■ EXERCISE DETAILS
Every record must come back exactly as given.

■ RECORDS FOR THIS TASK
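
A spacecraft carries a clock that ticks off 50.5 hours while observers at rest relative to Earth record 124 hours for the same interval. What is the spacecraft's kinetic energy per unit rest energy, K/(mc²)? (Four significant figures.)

1.455

From Δt = γΔτ: γ = 124/50.5 = 2.45545.
Since K = (γ−1)mc², K/(mc²) = 2.45545 − 1 = 1.455.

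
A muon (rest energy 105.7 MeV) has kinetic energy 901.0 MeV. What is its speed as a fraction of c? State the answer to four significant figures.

0.9945c

γ = 1 + K/(mc²) = 1 + 901.0/105.7 = 9.5241.
β = √(1 − 1/γ²) = √(1 − 0.0110243) = √0.9889757 = 0.9945.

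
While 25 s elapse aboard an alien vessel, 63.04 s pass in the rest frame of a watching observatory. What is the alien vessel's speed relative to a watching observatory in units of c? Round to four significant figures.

γ = Δt/Δτ = 63.04/25 = 2.5216.
β = √(1 − 1/γ²) = √(1 − 0.157271) = √0.842729 = 0.9180.

0.9180c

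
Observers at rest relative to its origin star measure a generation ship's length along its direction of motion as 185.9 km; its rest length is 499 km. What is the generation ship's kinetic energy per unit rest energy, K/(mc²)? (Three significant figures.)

Length contraction gives γ = L₀/L = 499/185.9 = 2.68424.
K/(mc²) = γ − 1 = 2.68424 − 1 = 1.68.

1.68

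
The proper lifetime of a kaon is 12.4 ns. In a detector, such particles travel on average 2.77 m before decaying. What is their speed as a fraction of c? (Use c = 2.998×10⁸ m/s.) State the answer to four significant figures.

d = βγcτ ⇒ βγ = d/(cτ) = 2.770 m / (3.71752 m) = 0.74512.
β = (βγ)/√(1+(βγ)²) = 0.74512/√1.555204 = 0.5975.

0.5975c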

■ EXPECTED ANSWER
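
A spacecraft carries a clock that ticks off 50.5 hours while observers at rest relative to Earth record 124 hours for the same interval. What is the spacecraft's kinetic energy per unit rest energy, K/(mc²)? (Four significant figures.)

1.455

From Δt = γΔτ: γ = 124/50.5 = 2.45545.
Since K = (γ−1)mc², K/(mc²) = 2.45545 − 1 = 1.455.

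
A muon (rest energy 105.7 MeV) has kinetic energy 901.0 MeV. What is its speed as a fraction of c? State the answer to four significant figures.

0.9945c

γ = 1 + K/(mc²) = 1 + 901.0/105.7 = 9.5241.
β = √(1 − 1/γ²) = √(1 − 0.0110243) = √0.9889757 = 0.9945.

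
While 25 s elapse aboard an alien vessel, 63.04 s pass in the rest frame of a watching observatory. What is the alien vessel's speed relative to a watching observatory in units of c? Round to four significant figures.

γ = Δt/Δτ = 63.04/25 = 2.5216.
β = √(1 − 1/γ²) = √(1 − 0.157271) = √0.842729 = 0.9180.

0.9180c

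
Observers at rest relative to its origin star measure a generation ship's length along its direction of motion as 185.9 km; its rest length is 499 km. What is the generation ship's kinetic energy per unit rest energy, K/(mc²)? (Three significant figures.)

Length contraction gives γ = L₀/L = 499/185.9 = 2.68424.
K/(mc²) = γ − 1 = 2.68424 − 1 = 1.68.

1.68

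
The proper lifetime of a kaon is 12.4 ns. In a detector, such particles travel on average 2.77 m before decaying. What is their speed as a fraction of c? (Use c = 2.998×10⁸ m/s.) State the answer to four significant figures.

d = βγcτ ⇒ βγ = d/(cτ) = 2.770 m / (3.71752 m) = 0.74512.
β = (βγ)/√(1+(βγ)²) = 0.74512/√1.555204 = 0.5975.

0.5975c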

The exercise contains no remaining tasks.